- [EXERCISE PROMPT] The result should be the lines from the one holding "CACCTATTGA TAAAACCGAG GCGAATCTTT" to the final line of the records, retyped exactly.

**** THE DATA

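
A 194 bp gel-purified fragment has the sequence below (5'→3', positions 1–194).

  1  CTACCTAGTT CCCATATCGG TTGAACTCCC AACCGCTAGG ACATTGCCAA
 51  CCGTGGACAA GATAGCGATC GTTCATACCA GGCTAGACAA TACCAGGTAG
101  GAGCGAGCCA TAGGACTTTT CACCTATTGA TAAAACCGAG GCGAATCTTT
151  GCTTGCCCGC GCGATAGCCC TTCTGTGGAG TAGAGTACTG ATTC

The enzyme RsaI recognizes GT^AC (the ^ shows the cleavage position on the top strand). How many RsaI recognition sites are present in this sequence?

GTAC occurs starting at position 185.
RsaI cuts at 1 site.

1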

********

- [COMPLETED EXERCISE]
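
101  GAGCGAGCCA TAGGACTTTT CACCTATTGA TAAAACCGAG GCGAATCTTT
151  GCTTGCCCGC GCGATAGCCC TTCTGTGGAG TAGAGTACTG ATTC

The enzyme RsaI recognizes GT^AC (the ^ shows the cleavage position on the top strand). How many RsaI recognition sites are present in this sequence?

GTAC occurs starting at position 185.
RsaI cuts at 1 site.

1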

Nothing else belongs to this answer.